Exercise objective: The answer must be the complete listing, copied exactly.

··· Material provided

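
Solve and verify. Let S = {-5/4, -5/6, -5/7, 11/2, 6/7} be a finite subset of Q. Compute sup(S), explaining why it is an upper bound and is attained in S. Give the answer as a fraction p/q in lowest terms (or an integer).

S is finite, so sup(S) = max(S).
Sorted decreasing:
11/2, 6/7, -5/7, -5/6, -5/4
The extremum is 11/2.
For every x in S, x <= 11/2. And 11/2 is in S, so it is attained.
Therefore sup(S) = 11/2.

11/2


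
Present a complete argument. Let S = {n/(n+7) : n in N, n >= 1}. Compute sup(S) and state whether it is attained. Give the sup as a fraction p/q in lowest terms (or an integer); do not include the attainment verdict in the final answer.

Analysis:
- Values: 1/8, 2/9, 3/10, 4/11, ... strictly increasing.
- Minimum is 1/8 (n=1); inf = 1/8 (attained).
- n/(n+7) = 1 - 7/(n+7) -> 1 from below as n -> infinity, and never equals 1.
- So sup = 1 (not attained).
Conclusion: sup(S) = 1, not attained in S.

1


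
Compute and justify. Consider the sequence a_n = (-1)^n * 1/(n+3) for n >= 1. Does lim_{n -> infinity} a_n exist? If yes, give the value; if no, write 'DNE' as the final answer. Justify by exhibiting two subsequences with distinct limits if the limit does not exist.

Examine the behaviour of a_n along subsequences.
Even-n subsequence a_{2k} = 1/(2k+3) -> 0. Odd-n subsequence a_{2k+1} = -1/(2k+4) -> 0. Both tend to 0, which suggests the limit is 0; verify directly.
|a_n - 0| = 1/(n+3) < 1/n for every n >= 1.
Given epsilon > 0, choose a positive integer N > 1/epsilon. Then for all n >= N, |a_n| < 1/n <= 1/N < epsilon.
So by the definition of the limit, lim a_n exists and equals 0.

0


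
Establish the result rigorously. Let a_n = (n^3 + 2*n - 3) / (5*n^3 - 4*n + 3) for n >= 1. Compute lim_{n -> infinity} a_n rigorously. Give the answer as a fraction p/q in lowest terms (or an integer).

Divide numerator and denominator by n^3, the highest power:
numerator / n^3 = 1 + 2/n^2 - 3/n^3
denominator / n^3 = 5 - 4/n^2 + 3/n^3
As n -> infinity, all terms of the form c/n^k (k >= 1) tend to 0.
So numerator / n^3 -> 1 and denominator / n^3 -> 5.
Therefore lim a_n = 1/5.

1/5


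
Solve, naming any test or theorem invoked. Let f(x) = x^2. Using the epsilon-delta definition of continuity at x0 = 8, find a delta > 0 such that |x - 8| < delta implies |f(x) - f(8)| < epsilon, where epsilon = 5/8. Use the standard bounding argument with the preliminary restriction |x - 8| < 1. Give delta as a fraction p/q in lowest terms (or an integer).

Factor: |x^2 - (8)^2| = |x - 8| * |x + 8|.
Impose |x - 8| < 1 first. Then |x + 8| = |(x - 8) + 2*(8)| <= |x - 8| + 2*|8| < 1 + 16 = 17.
So |x^2 - (8)^2| < delta * 17.
We need delta * 17 <= 5/8, i.e. delta <= 5/8/17 = 5/136.
Since 5/136 < 1, this is tighter than 1; take delta = 5/136.
So delta = 5/136 works.

5/136


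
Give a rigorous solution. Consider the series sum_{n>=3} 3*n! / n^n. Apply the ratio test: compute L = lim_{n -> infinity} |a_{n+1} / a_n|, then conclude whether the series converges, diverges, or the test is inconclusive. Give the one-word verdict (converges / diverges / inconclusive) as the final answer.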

······

Answer box:
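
Solve and verify. Let S = {-5/4, -5/6, -5/7, 11/2, 6/7} be a finite subset of Q. Compute sup(S), explaining why it is an upper bound and is attained in S. Give the answer as a fraction p/q in lowest terms (or an integer).

S is finite, so sup(S) = max(S).
Sorted decreasing:
11/2, 6/7, -5/7, -5/6, -5/4
The extremum is 11/2.
For every x in S, x <= 11/2. And 11/2 is in S, so it is attained.
Therefore sup(S) = 11/2.

11/2


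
Present a complete argument. Let S = {n/(n+7) : n in N, n >= 1}. Compute sup(S) and state whether it is attained. Give the sup as a fraction p/q in lowest terms (or an integer); do not include the attainment verdict in the final answer.

Analysis:
- Values: 1/8, 2/9, 3/10, 4/11, ... strictly increasing.
- Minimum is 1/8 (n=1); inf = 1/8 (attained).
- n/(n+7) = 1 - 7/(n+7) -> 1 from below as n -> infinity, and never equals 1.
- So sup = 1 (not attained).
Conclusion: sup(S) = 1, not attained in S.

1


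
Compute and justify. Consider the sequence a_n = (-1)^n * 1/(n+3) for n >= 1. Does lim_{n -> infinity} a_n exist? If yes, give the value; if no, write 'DNE' as the final answer. Justify by exhibiting two subsequences with distinct limits if the limit does not exist.

Examine the behaviour of a_n along subsequences.
Even-n subsequence a_{2k} = 1/(2k+3) -> 0. Odd-n subsequence a_{2k+1} = -1/(2k+4) -> 0. Both tend to 0, which suggests the limit is 0; verify directly.
|a_n - 0| = 1/(n+3) < 1/n for every n >= 1.
Given epsilon > 0, choose a positive integer N > 1/epsilon. Then for all n >= N, |a_n| < 1/n <= 1/N < epsilon.
So by the definition of the limit, lim a_n exists and equals 0.

0


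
Establish the result rigorously. Let a_n = (n^3 + 2*n - 3) / (5*n^3 - 4*n + 3) for n >= 1. Compute lim_{n -> infinity} a_n rigorously. Give the answer as a fraction p/q in lowest terms (or an integer).

Divide numerator and denominator by n^3, the highest power:
numerator / n^3 = 1 + 2/n^2 - 3/n^3
denominator / n^3 = 5 - 4/n^2 + 3/n^3
As n -> infinity, all terms of the form c/n^k (k >= 1) tend to 0.
So numerator / n^3 -> 1 and denominator / n^3 -> 5.
Therefore lim a_n = 1/5.

1/5


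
Solve, naming any test or theorem invoked. Let f(x) = x^2. Using the epsilon-delta definition of continuity at x0 = 8, find a delta > 0 such that |x - 8| < delta implies |f(x) - f(8)| < epsilon, where epsilon = 5/8. Use the standard bounding argument with the preliminary restriction |x - 8| < 1. Give delta as a fraction p/q in lowest terms (or an integer).

Factor: |x^2 - (8)^2| = |x - 8| * |x + 8|.
Impose |x - 8| < 1 first. Then |x + 8| = |(x - 8) + 2*(8)| <= |x - 8| + 2*|8| < 1 + 16 = 17.
So |x^2 - (8)^2| < delta * 17.
We need delta * 17 <= 5/8, i.e. delta <= 5/8/17 = 5/136.
Since 5/136 < 1, this is tighter than 1; take delta = 5/136.
So delta = 5/136 works.

5/136


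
Give a rigorous solution. Consider the series sum_{n>=3} 3*n! / n^n. Apply the ratio test: compute L = lim_{n -> infinity} |a_{n+1} / a_n|, then conclude whether the series converges, diverges, or the test is inconclusive. Give the one-word verdict (converges / diverges / inconclusive) as the final answer.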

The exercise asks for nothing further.